====== Data in this exercise
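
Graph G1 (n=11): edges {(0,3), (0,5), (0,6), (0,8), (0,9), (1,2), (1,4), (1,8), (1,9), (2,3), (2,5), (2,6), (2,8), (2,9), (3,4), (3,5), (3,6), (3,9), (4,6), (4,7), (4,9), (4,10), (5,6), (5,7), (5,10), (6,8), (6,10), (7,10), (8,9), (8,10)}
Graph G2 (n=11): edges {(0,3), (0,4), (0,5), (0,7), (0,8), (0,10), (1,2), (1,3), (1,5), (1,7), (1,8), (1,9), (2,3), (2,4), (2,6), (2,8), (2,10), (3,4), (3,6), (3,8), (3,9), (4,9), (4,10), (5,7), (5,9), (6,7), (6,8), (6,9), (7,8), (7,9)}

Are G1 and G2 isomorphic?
Yes, isomorphic

The graphs are isomorphic.
One valid mapping φ: V(G1) → V(G2): 0→6, 1→5, 2→1, 3→8, 4→0, 5→2, 6→3, 7→10, 8→9, 9→7, 10→4

Verify φ preserves adjacency — for each edge of G1, its image is an edge of G2:
  (0,3) → (φ(0),φ(3)) = (6,8) ∈ E(G2) ✓
  (0,5) → (φ(0),φ(5)) = (2,6) ∈ E(G2) ✓
  (0,6) → (φ(0),φ(6)) = (3,6) ∈ E(G2) ✓
  (0,8) → (φ(0),φ(8)) = (6,9) ∈ E(G2) ✓
  (0,9) → (φ(0),φ(9)) = (6,7) ∈ E(G2) ✓
  (1,2) → (φ(1),φ(2)) = (1,5) ∈ E(G2) ✓
  (1,4) → (φ(1),φ(4)) = (0,5) ∈ E(G2) ✓
  (1,8) → (φ(1),φ(8)) = (5,9) ∈ E(G2) ✓
  (1,9) → (φ(1),φ(9)) = (5,7) ∈ E(G2) ✓
  (2,3) → (φ(2),φ(3)) = (1,8) ∈ E(G2) ✓
  (2,5) → (φ(2),φ(5)) = (1,2) ∈ E(G2) ✓
  (2,6) → (φ(2),φ(6)) = (1,3) ∈ E(G2) ✓
  (2,8) → (φ(2),φ(8)) = (1,9) ∈ E(G2) ✓
  (2,9) → (φ(2),φ(9)) = (1,7) ∈ E(G2) ✓
  (3,4) → (φ(3),φ(4)) = (0,8) ∈ E(G2) ✓
  (3,5) → (φ(3),φ(5)) = (2,8) ∈ E(G2) ✓
  (3,6) → (φ(3),φ(6)) = (3,8) ∈ E(G2) ✓
  (3,9) → (φ(3),φ(9)) = (7,8) ∈ E(G2) ✓
  (4,6) → (φ(4),φ(6)) = (0,3) ∈ E(G2) ✓
  (4,7) → (φ(4),φ(7)) = (0,10) ∈ E(G2) ✓
  (4,9) → (φ(4),φ(9)) = (0,7) ∈ E(G2) ✓
  (4,10) → (φ(4),φ(10)) = (0,4) ∈ E(G2) ✓
  (5,6) → (φ(5),φ(6)) = (2,3) ∈ E(G2) ✓
  (5,7) → (φ(5),φ(7)) = (2,10) ∈ E(G2) ✓
  (5,10) → (φ(5),φ(10)) = (2,4) ∈ E(G2) ✓
  (6,8) → (φ(6),φ(8)) = (3,9) ∈ E(G2) ✓
  (6,10) → (φ(6),φ(10)) = (3,4) ∈ E(G2) ✓
  (7,10) → (φ(7),φ(10)) = (4,10) ∈ E(G2) ✓
  (8,9) → (φ(8),φ(9)) = (7,9) ∈ E(G2) ✓
  (8,10) → (φ(8),φ(10)) = (4,9) ∈ E(G2) ✓
All 30 edges of G1 map to edges of G2, and |E(G1)| = |E(G2)| = 30, so φ is a bijection on edges as well as vertices. Hence G1 ≅ G2.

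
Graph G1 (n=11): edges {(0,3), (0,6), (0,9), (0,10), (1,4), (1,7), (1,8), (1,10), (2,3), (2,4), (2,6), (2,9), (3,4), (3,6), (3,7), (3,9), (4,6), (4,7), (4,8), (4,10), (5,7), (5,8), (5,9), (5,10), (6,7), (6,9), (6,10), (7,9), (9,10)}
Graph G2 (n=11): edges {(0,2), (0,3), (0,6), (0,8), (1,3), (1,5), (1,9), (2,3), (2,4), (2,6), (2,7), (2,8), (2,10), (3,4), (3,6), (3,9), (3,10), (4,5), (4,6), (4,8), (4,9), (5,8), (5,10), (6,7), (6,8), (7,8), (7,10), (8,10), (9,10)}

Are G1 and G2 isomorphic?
Yes, isomorphic

The graphs are isomorphic.
One valid mapping φ: V(G1) → V(G2): 0→7, 1→9, 2→0, 3→6, 4→3, 5→5, 6→2, 7→4, 8→1, 9→8, 10→10

Verify φ preserves adjacency — for each edge of G1, its image is an edge of G2:
  (0,3) → (φ(0),φ(3)) = (6,7) ∈ E(G2) ✓
  (0,6) → (φ(0),φ(6)) = (2,7) ∈ E(G2) ✓
  (0,9) → (φ(0),φ(9)) = (7,8) ∈ E(G2) ✓
  (0,10) → (φ(0),φ(10)) = (7,10) ∈ E(G2) ✓
  (1,4) → (φ(1),φ(4)) = (3,9) ∈ E(G2) ✓
  (1,7) → (φ(1),φ(7)) = (4,9) ∈ E(G2) ✓
  (1,8) → (φ(1),φ(8)) = (1,9) ∈ E(G2) ✓
  (1,10) → (φ(1),φ(10)) = (9,10) ∈ E(G2) ✓
  (2,3) → (φ(2),φ(3)) = (0,6) ∈ E(G2) ✓
  (2,4) → (φ(2),φ(4)) = (0,3) ∈ E(G2) ✓
  (2,6) → (φ(2),φ(6)) = (0,2) ∈ E(G2) ✓
  (2,9) → (φ(2),φ(9)) = (0,8) ∈ E(G2) ✓
  (3,4) → (φ(3),φ(4)) = (3,6) ∈ E(G2) ✓
  (3,6) → (φ(3),φ(6)) = (2,6) ∈ E(G2) ✓
  (3,7) → (φ(3),φ(7)) = (4,6) ∈ E(G2) ✓
  (3,9) → (φ(3),φ(9)) = (6,8) ∈ E(G2) ✓
  (4,6) → (φ(4),φ(6)) = (2,3) ∈ E(G2) ✓
  (4,7) → (φ(4),φ(7)) = (3,4) ∈ E(G2) ✓
  (4,8) → (φ(4),φ(8)) = (1,3) ∈ E(G2) ✓
  (4,10) → (φ(4),φ(10)) = (3,10) ∈ E(G2) ✓
  (5,7) → (φ(5),φ(7)) = (4,5) ∈ E(G2) ✓
  (5,8) → (φ(5),φ(8)) = (1,5) ∈ E(G2) ✓
  (5,9) → (φ(5),φ(9)) = (5,8) ∈ E(G2) ✓
  (5,10) → (φ(5),φ(10)) = (5,10) ∈ E(G2) ✓
  (6,7) → (φ(6),φ(7)) = (2,4) ∈ E(G2) ✓
  (6,9) → (φ(6),φ(9)) = (2,8) ∈ E(G2) ✓
  (6,10) → (φ(6),φ(10)) = (2,10) ∈ E(G2) ✓
  (7,9) → (φ(7),φ(9)) = (4,8) ∈ E(G2) ✓
  (9,10) → (φ(9),φ(10)) = (8,10) ∈ E(G2) ✓
All 29 edges of G1 map to edges of G2, and |E(G1)| = |E(G2)| = 29, so φ is a bijection on edges as well as vertices. Hence G1 ≅ G2.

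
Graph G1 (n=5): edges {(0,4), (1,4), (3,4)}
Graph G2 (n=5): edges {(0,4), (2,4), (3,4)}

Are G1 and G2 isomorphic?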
============
**What you should do**
Your answer must be the line holding "Graph G1 (n=5): edges" plus every later line to the end of the records, copied exactly.

**Task result**
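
Graph G1 (n=5): edges {(0,4), (1,4), (3,4)}
Graph G2 (n=5): edges {(0,4), (2,4), (3,4)}

Are G1 and G2 isomorphic?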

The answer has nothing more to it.